Data extract section start

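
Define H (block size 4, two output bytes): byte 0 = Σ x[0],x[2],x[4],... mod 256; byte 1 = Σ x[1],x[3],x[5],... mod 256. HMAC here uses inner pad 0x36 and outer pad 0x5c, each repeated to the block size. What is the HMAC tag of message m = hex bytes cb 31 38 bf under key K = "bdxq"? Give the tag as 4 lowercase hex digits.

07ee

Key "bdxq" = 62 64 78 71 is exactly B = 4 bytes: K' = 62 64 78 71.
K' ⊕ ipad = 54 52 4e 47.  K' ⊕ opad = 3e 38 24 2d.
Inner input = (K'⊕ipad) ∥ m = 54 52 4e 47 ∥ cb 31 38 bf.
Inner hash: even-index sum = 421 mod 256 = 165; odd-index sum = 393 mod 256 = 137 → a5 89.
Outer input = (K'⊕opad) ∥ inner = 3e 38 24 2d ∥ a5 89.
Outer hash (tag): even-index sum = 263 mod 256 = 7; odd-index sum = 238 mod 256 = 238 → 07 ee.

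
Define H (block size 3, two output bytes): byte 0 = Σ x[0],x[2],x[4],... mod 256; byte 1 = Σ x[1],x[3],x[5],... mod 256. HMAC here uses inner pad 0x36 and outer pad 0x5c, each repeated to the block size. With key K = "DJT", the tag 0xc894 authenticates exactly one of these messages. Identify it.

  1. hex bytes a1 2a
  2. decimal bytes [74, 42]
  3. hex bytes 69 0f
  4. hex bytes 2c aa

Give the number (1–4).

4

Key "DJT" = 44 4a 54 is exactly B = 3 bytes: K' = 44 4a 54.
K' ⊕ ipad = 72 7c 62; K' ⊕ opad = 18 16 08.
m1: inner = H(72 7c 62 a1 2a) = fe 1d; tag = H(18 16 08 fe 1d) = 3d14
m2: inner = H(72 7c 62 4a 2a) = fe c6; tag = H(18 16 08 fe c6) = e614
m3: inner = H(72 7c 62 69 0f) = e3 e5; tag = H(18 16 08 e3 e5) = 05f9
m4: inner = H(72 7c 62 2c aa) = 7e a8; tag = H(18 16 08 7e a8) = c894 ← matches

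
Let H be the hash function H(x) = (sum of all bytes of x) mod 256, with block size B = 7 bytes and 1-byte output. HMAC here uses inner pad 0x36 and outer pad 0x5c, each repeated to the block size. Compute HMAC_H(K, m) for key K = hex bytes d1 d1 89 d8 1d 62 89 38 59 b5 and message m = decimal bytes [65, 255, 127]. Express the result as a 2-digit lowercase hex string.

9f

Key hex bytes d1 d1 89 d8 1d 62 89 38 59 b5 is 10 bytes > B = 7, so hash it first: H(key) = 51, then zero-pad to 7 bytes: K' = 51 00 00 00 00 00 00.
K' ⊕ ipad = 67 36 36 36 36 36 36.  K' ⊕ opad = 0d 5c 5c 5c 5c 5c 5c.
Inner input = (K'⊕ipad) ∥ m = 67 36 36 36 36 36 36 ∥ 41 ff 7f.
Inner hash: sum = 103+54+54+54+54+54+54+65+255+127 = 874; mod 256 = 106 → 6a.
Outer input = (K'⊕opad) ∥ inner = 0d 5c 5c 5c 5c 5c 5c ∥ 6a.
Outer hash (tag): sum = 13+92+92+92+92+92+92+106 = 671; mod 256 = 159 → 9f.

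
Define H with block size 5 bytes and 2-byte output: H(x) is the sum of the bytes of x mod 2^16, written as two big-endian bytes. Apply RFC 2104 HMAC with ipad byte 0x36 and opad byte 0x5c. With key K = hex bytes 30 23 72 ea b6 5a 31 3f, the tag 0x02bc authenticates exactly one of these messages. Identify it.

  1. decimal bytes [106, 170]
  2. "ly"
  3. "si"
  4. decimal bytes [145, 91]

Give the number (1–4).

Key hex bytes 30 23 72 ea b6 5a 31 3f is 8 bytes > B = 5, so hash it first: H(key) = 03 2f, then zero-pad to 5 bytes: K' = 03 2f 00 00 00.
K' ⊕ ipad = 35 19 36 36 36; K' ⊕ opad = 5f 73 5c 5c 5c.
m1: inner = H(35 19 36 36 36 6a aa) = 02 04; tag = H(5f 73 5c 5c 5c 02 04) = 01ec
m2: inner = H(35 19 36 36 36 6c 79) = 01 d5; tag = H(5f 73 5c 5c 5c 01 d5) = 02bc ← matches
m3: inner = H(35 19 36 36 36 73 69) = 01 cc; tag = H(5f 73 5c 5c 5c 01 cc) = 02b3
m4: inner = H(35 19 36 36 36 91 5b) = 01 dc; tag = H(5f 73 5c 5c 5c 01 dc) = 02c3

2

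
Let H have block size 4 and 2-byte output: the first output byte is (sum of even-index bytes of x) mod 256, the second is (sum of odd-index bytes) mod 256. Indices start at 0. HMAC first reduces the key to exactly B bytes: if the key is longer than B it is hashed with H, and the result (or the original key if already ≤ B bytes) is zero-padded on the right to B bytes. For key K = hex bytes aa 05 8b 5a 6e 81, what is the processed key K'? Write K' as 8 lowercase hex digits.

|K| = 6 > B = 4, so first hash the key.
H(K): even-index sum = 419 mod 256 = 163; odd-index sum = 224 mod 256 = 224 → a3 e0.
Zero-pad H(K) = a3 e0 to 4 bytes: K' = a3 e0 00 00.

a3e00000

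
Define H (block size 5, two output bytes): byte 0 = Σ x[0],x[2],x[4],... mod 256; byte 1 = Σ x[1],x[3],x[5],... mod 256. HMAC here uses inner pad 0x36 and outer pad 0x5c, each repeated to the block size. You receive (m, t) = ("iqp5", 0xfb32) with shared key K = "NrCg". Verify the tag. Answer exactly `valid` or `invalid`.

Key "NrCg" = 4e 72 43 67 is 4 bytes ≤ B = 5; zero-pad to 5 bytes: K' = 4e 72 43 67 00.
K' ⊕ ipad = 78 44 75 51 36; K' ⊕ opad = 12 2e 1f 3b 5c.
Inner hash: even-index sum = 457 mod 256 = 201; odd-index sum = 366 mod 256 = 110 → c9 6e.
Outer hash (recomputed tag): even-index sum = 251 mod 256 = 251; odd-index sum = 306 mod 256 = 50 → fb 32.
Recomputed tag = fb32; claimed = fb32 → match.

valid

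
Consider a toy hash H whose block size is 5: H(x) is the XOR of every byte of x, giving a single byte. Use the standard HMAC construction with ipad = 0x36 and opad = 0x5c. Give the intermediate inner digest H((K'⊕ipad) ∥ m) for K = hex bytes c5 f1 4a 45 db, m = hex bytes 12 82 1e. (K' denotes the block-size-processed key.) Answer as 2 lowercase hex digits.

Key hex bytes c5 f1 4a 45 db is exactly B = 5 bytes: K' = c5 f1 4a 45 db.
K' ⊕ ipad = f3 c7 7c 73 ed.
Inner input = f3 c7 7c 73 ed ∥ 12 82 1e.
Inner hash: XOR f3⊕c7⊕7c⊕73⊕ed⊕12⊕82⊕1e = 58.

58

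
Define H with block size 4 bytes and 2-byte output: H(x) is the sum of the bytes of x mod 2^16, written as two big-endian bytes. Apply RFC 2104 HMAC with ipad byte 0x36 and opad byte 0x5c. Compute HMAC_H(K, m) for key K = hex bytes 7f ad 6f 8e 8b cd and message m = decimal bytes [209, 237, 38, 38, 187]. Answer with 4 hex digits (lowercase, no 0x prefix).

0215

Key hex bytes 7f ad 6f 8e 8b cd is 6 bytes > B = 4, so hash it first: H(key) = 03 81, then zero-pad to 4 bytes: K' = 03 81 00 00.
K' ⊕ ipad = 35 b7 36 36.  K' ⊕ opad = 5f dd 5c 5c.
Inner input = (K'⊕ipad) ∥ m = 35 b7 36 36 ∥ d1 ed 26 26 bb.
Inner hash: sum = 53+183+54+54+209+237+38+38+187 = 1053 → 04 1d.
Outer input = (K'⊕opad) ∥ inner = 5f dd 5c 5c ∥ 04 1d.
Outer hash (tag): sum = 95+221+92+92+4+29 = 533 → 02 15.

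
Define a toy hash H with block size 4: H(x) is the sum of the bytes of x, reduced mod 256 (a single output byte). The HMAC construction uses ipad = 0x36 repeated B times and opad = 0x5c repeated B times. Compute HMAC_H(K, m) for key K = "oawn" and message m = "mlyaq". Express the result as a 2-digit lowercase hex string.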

Data extract section end

■ **Work request**
Your reply is one number: how many lines of the records above contain the word "messages".

■ **Solution to this task**
2